• **Task description**
Find each line in the records below that contains the word "column", and copy it out.

(Stored items)
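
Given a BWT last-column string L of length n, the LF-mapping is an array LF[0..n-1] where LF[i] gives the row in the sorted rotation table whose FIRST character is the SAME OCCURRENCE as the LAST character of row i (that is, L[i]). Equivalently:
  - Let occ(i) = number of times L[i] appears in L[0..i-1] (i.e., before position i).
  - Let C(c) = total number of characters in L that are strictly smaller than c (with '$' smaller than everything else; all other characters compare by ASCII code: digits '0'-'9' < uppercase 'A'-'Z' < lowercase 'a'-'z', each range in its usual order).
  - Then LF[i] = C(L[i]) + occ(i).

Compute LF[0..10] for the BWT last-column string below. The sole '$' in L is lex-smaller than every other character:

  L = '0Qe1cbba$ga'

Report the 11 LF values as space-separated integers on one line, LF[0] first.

Char counts: '$':1, '0':1, '1':1, 'Q':1, 'a':2, 'b':2, 'c':1, 'e':1, 'g':1
C (first-col start): C('$')=0, C('0')=1, C('1')=2, C('Q')=3, C('a')=4, C('b')=6, C('c')=8, C('e')=9, C('g')=10
L[0]='0': occ=0, LF[0]=C('0')+0=1+0=1
L[1]='Q': occ=0, LF[1]=C('Q')+0=3+0=3
L[2]='e': occ=0, LF[2]=C('e')+0=9+0=9
L[3]='1': occ=0, LF[3]=C('1')+0=2+0=2
L[4]='c': occ=0, LF[4]=C('c')+0=8+0=8
L[5]='b': occ=0, LF[5]=C('b')+0=6+0=6
L[6]='b': occ=1, LF[6]=C('b')+1=6+1=7
L[7]='a': occ=0, LF[7]=C('a')+0=4+0=4
L[8]='$': occ=0, LF[8]=C('$')+0=0+0=0
L[9]='g': occ=0, LF[9]=C('g')+0=10+0=10
L[10]='a': occ=1, LF[10]=C('a')+1=4+1=5

Answer: 1 3 9 2 8 6 7 4 0 10 5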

• **Solution for this problem**
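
Given a BWT last-column string L of length n, the LF-mapping is an array LF[0..n-1] where LF[i] gives the row in the sorted rotation table whose FIRST character is the SAME OCCURRENCE as the LAST character of row i (that is, L[i]). Equivalently:
Compute LF[0..10] for the BWT last-column string below. The sole '$' in L is lex-smaller than every other character: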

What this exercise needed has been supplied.